* **WHAT YOU SHOULD DO**
Go through the entries below and write each one out exactly.

* **DATA FOR ANALYSIS**
= Beginning of Section =
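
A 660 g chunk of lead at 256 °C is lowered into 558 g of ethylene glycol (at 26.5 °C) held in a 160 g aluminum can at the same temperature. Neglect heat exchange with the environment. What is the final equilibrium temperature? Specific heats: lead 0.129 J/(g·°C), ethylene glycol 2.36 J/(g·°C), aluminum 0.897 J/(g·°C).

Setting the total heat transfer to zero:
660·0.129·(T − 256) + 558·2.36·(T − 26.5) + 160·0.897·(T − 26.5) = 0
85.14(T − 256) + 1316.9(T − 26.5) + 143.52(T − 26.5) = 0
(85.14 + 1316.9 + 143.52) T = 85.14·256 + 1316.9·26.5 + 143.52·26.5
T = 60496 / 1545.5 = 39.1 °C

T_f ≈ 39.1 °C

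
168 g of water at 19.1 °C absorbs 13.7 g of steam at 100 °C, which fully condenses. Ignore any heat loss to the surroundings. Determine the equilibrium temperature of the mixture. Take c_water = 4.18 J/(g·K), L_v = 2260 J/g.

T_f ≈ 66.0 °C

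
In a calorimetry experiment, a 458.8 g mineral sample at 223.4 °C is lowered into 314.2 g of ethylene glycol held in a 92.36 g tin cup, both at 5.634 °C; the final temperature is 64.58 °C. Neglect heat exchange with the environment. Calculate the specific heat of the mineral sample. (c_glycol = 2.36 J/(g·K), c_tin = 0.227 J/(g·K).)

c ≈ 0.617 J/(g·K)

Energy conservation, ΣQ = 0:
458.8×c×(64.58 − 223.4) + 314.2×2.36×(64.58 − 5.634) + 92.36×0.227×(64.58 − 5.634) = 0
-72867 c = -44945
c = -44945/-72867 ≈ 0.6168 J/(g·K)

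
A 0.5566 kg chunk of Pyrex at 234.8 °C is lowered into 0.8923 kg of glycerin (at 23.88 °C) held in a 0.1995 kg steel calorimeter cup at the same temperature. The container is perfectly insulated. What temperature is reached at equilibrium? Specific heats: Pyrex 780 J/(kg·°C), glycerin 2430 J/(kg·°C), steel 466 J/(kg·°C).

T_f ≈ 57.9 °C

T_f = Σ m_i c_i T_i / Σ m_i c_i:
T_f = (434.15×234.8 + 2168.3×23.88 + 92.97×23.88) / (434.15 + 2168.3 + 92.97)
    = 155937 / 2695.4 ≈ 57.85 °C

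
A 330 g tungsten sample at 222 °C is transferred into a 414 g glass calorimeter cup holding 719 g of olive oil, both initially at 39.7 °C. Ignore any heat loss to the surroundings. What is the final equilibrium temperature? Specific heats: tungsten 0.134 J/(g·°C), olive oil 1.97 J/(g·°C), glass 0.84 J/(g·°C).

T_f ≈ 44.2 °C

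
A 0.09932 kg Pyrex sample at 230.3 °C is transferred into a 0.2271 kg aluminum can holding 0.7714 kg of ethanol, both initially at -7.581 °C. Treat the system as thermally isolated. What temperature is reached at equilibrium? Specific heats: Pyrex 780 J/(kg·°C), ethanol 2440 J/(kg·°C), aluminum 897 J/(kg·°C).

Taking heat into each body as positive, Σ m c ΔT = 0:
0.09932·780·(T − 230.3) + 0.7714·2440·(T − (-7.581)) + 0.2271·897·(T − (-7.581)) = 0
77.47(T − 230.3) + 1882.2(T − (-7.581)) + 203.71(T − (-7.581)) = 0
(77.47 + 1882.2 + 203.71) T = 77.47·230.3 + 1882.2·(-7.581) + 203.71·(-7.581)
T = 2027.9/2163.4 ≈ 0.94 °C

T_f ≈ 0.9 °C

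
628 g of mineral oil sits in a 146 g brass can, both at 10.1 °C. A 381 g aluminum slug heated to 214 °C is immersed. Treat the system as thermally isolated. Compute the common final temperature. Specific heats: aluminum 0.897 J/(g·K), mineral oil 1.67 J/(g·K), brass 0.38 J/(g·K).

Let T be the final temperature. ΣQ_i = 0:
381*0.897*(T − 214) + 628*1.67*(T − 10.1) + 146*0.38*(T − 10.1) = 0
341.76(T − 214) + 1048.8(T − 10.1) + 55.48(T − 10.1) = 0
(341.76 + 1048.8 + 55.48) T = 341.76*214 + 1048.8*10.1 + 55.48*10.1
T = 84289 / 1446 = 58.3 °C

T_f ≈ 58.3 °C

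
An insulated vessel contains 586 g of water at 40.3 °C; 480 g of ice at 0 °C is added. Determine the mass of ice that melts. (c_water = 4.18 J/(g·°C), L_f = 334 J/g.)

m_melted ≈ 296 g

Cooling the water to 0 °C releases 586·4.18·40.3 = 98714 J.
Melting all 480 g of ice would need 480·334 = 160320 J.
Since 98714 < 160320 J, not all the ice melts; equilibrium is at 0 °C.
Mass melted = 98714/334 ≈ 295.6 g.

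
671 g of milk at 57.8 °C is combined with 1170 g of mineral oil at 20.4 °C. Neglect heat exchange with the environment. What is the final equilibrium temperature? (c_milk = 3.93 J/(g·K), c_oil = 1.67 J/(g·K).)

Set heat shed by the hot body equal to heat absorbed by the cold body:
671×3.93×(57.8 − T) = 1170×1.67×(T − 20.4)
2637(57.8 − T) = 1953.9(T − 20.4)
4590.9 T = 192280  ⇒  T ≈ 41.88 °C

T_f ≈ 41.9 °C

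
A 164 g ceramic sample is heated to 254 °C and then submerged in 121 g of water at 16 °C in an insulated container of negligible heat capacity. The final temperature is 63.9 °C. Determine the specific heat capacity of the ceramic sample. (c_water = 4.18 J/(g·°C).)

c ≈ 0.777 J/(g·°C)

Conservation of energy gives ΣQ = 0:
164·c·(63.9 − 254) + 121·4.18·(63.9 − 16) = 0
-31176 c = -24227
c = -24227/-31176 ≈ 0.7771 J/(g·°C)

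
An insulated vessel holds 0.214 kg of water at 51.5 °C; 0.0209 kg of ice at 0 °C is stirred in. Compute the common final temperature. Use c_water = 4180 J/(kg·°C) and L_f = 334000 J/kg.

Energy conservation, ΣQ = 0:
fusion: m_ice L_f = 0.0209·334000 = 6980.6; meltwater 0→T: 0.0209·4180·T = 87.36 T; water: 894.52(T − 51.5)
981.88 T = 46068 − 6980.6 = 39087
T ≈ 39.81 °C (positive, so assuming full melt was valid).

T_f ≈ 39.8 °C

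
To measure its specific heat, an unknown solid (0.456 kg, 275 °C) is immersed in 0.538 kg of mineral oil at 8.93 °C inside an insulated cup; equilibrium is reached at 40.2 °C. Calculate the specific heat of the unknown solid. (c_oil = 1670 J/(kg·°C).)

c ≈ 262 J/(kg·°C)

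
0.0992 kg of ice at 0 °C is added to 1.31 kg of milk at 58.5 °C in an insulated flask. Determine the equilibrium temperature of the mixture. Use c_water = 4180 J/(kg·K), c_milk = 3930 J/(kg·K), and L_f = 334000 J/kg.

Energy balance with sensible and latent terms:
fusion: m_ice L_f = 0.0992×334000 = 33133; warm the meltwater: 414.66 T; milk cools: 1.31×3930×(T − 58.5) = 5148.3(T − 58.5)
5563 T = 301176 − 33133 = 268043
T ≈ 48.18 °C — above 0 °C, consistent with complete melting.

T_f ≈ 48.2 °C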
= End of Section =
* **COMPLETED EXERCISE**
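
A 660 g chunk of lead at 256 °C is lowered into 558 g of ethylene glycol (at 26.5 °C) held in a 160 g aluminum can at the same temperature. Neglect heat exchange with the environment. What is the final equilibrium temperature? Specific heats: lead 0.129 J/(g·°C), ethylene glycol 2.36 J/(g·°C), aluminum 0.897 J/(g·°C).

Setting the total heat transfer to zero:
660·0.129·(T − 256) + 558·2.36·(T − 26.5) + 160·0.897·(T − 26.5) = 0
85.14(T − 256) + 1316.9(T − 26.5) + 143.52(T − 26.5) = 0
(85.14 + 1316.9 + 143.52) T = 85.14·256 + 1316.9·26.5 + 143.52·26.5
T = 60496 / 1545.5 = 39.1 °C

T_f ≈ 39.1 °C

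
168 g of water at 19.1 °C absorbs 13.7 g of steam at 100 °C, which fully condenses. Ignore any heat loss to the surroundings. Determine the equilibrium temperature of the mixture. Take c_water = 4.18 J/(g·K), L_v = 2260 J/g.

T_f ≈ 66.0 °C

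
In a calorimetry experiment, a 458.8 g mineral sample at 223.4 °C is lowered into 314.2 g of ethylene glycol held in a 92.36 g tin cup, both at 5.634 °C; the final temperature is 64.58 °C. Neglect heat exchange with the environment. Calculate the specific heat of the mineral sample. (c_glycol = 2.36 J/(g·K), c_tin = 0.227 J/(g·K).)

c ≈ 0.617 J/(g·K)

Energy conservation, ΣQ = 0:
458.8×c×(64.58 − 223.4) + 314.2×2.36×(64.58 − 5.634) + 92.36×0.227×(64.58 − 5.634) = 0
-72867 c = -44945
c = -44945/-72867 ≈ 0.6168 J/(g·K)

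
A 0.5566 kg chunk of Pyrex at 234.8 °C is lowered into 0.8923 kg of glycerin (at 23.88 °C) held in a 0.1995 kg steel calorimeter cup at the same temperature. The container is perfectly insulated. What temperature is reached at equilibrium? Specific heats: Pyrex 780 J/(kg·°C), glycerin 2430 J/(kg·°C), steel 466 J/(kg·°C).

T_f ≈ 57.9 °C

T_f = Σ m_i c_i T_i / Σ m_i c_i:
T_f = (434.15×234.8 + 2168.3×23.88 + 92.97×23.88) / (434.15 + 2168.3 + 92.97)
    = 155937 / 2695.4 ≈ 57.85 °C

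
A 330 g tungsten sample at 222 °C is transferred into a 414 g glass calorimeter cup holding 719 g of olive oil, both initially at 39.7 °C. Ignore any heat loss to the surroundings. What is the final equilibrium temperature? Specific heats: tungsten 0.134 J/(g·°C), olive oil 1.97 J/(g·°C), glass 0.84 J/(g·°C).

T_f ≈ 44.2 °C

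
A 0.09932 kg Pyrex sample at 230.3 °C is transferred into a 0.2271 kg aluminum can holding 0.7714 kg of ethanol, both initially at -7.581 °C. Treat the system as thermally isolated. What temperature is reached at equilibrium? Specific heats: Pyrex 780 J/(kg·°C), ethanol 2440 J/(kg·°C), aluminum 897 J/(kg·°C).

Taking heat into each body as positive, Σ m c ΔT = 0:
0.09932·780·(T − 230.3) + 0.7714·2440·(T − (-7.581)) + 0.2271·897·(T − (-7.581)) = 0
77.47(T − 230.3) + 1882.2(T − (-7.581)) + 203.71(T − (-7.581)) = 0
(77.47 + 1882.2 + 203.71) T = 77.47·230.3 + 1882.2·(-7.581) + 203.71·(-7.581)
T = 2027.9/2163.4 ≈ 0.94 °C

T_f ≈ 0.9 °C

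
628 g of mineral oil sits in a 146 g brass can, both at 10.1 °C. A 381 g aluminum slug heated to 214 °C is immersed. Treat the system as thermally isolated. Compute the common final temperature. Specific heats: aluminum 0.897 J/(g·K), mineral oil 1.67 J/(g·K), brass 0.38 J/(g·K).

Let T be the final temperature. ΣQ_i = 0:
381*0.897*(T − 214) + 628*1.67*(T − 10.1) + 146*0.38*(T − 10.1) = 0
341.76(T − 214) + 1048.8(T − 10.1) + 55.48(T − 10.1) = 0
(341.76 + 1048.8 + 55.48) T = 341.76*214 + 1048.8*10.1 + 55.48*10.1
T = 84289 / 1446 = 58.3 °C

T_f ≈ 58.3 °C

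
An insulated vessel contains 586 g of water at 40.3 °C; 480 g of ice at 0 °C is added. Determine the mass of ice that melts. (c_water = 4.18 J/(g·°C), L_f = 334 J/g.)

m_melted ≈ 296 g

Cooling the water to 0 °C releases 586·4.18·40.3 = 98714 J.
Melting all 480 g of ice would need 480·334 = 160320 J.
Since 98714 < 160320 J, not all the ice melts; equilibrium is at 0 °C.
Mass melted = 98714/334 ≈ 295.6 g.

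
671 g of milk at 57.8 °C is combined with 1170 g of mineral oil at 20.4 °C. Neglect heat exchange with the environment. What is the final equilibrium temperature? (c_milk = 3.93 J/(g·K), c_oil = 1.67 J/(g·K).)

Set heat shed by the hot body equal to heat absorbed by the cold body:
671×3.93×(57.8 − T) = 1170×1.67×(T − 20.4)
2637(57.8 − T) = 1953.9(T − 20.4)
4590.9 T = 192280  ⇒  T ≈ 41.88 °C

T_f ≈ 41.9 °C

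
A 164 g ceramic sample is heated to 254 °C and then submerged in 121 g of water at 16 °C in an insulated container of negligible heat capacity. The final temperature is 63.9 °C. Determine the specific heat capacity of the ceramic sample. (c_water = 4.18 J/(g·°C).)

c ≈ 0.777 J/(g·°C)

Conservation of energy gives ΣQ = 0:
164·c·(63.9 − 254) + 121·4.18·(63.9 − 16) = 0
-31176 c = -24227
c = -24227/-31176 ≈ 0.7771 J/(g·°C)

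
An insulated vessel holds 0.214 kg of water at 51.5 °C; 0.0209 kg of ice at 0 °C is stirred in. Compute the common final temperature. Use c_water = 4180 J/(kg·°C) and L_f = 334000 J/kg.

Energy conservation, ΣQ = 0:
fusion: m_ice L_f = 0.0209·334000 = 6980.6; meltwater 0→T: 0.0209·4180·T = 87.36 T; water: 894.52(T − 51.5)
981.88 T = 46068 − 6980.6 = 39087
T ≈ 39.81 °C (positive, so assuming full melt was valid).

T_f ≈ 39.8 °C

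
To measure its specific heat, an unknown solid (0.456 kg, 275 °C) is immersed in 0.538 kg of mineral oil at 8.93 °C inside an insulated cup; equilibrium is reached at 40.2 °C. Calculate the specific heat of the unknown solid. (c_oil = 1670 J/(kg·°C).)

c ≈ 262 J/(kg·°C)

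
0.0992 kg of ice at 0 °C is added to 1.31 kg of milk at 58.5 °C in an insulated flask. Determine the equilibrium temperature of the mixture. Use c_water = 4180 J/(kg·K), c_milk = 3930 J/(kg·K), and L_f = 334000 J/kg.

Energy balance with sensible and latent terms:
fusion: m_ice L_f = 0.0992×334000 = 33133; warm the meltwater: 414.66 T; milk cools: 1.31×3930×(T − 58.5) = 5148.3(T − 58.5)
5563 T = 301176 − 33133 = 268043
T ≈ 48.18 °C — above 0 °C, consistent with complete melting.

T_f ≈ 48.2 °C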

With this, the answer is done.